** Task inputs follows **
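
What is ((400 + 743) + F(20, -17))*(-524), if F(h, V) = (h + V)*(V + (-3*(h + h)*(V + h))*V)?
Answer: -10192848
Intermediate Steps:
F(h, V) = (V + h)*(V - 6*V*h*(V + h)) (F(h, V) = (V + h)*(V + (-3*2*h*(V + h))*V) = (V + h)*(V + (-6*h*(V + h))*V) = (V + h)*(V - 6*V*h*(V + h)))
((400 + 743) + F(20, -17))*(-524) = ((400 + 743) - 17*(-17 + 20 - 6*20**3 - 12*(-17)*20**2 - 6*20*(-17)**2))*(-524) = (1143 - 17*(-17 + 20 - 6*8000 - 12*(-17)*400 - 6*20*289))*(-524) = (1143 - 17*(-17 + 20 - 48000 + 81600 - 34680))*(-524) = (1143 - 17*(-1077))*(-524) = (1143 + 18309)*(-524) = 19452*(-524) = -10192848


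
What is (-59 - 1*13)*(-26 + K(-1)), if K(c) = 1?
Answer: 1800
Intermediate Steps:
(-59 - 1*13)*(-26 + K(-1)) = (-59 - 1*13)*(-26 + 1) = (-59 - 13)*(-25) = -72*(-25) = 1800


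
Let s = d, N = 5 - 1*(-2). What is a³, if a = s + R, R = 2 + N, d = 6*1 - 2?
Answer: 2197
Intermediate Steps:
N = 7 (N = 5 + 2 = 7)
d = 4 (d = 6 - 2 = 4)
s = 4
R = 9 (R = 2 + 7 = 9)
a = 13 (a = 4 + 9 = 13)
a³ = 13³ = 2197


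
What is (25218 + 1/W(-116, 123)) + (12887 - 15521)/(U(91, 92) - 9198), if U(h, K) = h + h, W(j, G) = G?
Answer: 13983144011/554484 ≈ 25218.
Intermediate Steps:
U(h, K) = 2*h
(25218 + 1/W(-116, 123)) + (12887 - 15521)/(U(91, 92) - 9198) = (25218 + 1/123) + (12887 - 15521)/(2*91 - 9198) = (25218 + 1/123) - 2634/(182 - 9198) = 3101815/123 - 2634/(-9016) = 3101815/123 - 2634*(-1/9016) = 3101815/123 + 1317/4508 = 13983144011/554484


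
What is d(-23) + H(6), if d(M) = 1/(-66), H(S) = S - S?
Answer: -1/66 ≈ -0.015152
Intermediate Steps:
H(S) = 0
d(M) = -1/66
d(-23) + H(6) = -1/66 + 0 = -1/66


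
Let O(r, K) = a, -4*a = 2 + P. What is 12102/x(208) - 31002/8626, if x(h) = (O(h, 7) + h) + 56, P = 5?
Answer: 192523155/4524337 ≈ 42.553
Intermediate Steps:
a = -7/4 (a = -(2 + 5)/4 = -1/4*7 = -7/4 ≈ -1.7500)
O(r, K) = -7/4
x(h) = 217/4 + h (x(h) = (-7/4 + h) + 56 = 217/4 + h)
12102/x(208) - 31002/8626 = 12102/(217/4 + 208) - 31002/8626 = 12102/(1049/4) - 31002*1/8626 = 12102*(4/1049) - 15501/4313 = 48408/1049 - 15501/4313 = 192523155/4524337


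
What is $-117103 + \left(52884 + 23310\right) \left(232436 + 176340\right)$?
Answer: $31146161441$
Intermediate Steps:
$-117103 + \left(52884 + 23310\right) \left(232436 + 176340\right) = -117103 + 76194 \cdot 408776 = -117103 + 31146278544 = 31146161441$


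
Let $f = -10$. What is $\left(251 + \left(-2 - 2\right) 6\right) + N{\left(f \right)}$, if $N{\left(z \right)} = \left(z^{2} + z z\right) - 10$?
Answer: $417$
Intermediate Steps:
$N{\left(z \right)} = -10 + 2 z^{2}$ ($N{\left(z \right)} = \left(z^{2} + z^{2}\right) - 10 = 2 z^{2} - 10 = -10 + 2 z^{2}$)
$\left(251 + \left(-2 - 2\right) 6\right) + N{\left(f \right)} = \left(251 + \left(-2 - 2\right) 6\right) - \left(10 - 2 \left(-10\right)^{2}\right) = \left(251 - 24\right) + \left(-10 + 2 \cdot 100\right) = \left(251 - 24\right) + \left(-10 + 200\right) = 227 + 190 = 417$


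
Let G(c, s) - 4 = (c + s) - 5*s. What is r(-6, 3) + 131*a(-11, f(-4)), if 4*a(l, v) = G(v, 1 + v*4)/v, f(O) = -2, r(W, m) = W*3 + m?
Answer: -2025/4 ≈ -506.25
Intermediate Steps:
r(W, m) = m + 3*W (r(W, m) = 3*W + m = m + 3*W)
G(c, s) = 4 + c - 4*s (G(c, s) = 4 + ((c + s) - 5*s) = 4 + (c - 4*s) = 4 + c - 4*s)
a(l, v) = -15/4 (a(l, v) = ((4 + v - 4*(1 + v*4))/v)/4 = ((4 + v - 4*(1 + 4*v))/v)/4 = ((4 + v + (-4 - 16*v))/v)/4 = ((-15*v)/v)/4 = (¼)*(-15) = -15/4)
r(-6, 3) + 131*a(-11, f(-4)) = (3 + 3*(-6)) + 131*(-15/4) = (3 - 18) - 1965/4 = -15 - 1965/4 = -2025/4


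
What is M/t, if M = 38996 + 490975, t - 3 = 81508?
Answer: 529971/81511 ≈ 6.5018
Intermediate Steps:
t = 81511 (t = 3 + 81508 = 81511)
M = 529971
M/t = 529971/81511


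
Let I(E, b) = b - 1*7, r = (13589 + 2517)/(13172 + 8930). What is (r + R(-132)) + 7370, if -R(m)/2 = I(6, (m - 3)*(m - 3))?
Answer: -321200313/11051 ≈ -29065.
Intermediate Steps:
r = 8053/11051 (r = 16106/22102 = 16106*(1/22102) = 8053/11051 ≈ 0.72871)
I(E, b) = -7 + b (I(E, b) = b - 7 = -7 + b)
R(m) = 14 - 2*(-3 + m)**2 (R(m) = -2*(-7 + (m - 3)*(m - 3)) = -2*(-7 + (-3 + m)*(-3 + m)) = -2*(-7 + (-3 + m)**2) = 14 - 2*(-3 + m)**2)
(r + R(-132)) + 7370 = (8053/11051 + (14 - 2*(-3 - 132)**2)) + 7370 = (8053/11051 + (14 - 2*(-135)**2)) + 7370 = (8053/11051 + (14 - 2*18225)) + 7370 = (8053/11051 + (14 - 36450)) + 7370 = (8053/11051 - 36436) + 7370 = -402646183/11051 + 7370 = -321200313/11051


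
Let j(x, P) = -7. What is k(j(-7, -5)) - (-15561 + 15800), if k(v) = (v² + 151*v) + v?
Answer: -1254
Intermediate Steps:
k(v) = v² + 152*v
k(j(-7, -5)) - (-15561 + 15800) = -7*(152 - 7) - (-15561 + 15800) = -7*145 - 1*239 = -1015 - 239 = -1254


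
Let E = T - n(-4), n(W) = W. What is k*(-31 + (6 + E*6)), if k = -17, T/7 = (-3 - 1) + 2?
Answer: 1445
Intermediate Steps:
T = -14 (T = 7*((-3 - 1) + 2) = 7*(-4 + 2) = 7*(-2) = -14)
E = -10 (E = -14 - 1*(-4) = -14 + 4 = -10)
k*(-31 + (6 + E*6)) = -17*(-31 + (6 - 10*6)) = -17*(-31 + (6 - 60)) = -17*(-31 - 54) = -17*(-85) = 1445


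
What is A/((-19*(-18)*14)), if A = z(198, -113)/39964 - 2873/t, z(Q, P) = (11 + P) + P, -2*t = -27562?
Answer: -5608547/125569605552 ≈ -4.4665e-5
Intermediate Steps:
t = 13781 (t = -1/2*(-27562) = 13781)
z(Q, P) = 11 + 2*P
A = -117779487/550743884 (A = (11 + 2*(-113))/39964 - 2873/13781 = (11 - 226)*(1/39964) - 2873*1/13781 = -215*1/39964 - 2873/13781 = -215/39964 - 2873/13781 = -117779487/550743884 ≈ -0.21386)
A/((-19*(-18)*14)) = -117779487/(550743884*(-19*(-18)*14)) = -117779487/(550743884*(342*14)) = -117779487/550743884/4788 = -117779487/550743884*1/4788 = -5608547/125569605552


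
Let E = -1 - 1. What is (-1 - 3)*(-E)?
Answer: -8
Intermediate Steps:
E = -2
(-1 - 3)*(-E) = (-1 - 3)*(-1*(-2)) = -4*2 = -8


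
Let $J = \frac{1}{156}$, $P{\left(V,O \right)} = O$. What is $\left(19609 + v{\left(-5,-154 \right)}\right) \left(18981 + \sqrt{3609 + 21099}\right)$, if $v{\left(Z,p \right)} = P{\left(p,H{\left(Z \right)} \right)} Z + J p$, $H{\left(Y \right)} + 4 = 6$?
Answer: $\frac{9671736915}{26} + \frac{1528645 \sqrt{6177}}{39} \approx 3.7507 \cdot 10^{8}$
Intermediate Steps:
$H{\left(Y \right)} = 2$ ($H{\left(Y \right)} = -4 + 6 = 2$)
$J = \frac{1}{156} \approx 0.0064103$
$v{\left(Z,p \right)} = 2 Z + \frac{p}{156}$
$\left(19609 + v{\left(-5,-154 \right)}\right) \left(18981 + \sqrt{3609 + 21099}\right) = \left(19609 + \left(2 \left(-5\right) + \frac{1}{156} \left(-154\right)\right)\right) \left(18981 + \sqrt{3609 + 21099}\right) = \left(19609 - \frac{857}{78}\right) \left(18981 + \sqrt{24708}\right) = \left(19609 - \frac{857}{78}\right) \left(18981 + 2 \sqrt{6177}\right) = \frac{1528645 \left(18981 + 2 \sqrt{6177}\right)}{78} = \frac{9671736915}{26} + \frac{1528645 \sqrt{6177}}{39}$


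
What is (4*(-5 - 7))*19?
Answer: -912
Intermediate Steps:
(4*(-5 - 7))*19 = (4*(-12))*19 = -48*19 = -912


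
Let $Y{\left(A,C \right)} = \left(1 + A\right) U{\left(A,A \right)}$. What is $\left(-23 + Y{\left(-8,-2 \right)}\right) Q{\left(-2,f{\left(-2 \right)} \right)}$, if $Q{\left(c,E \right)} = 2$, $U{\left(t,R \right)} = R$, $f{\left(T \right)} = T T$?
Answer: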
** End of Task inputs **
▶ Aim of the exercise
Write out the records exactly, starting at the first line and stopping after the line that contains "Answer: -10192848".

▶ Task answer
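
What is ((400 + 743) + F(20, -17))*(-524), if F(h, V) = (h + V)*(V + (-3*(h + h)*(V + h))*V)?
Answer: -10192848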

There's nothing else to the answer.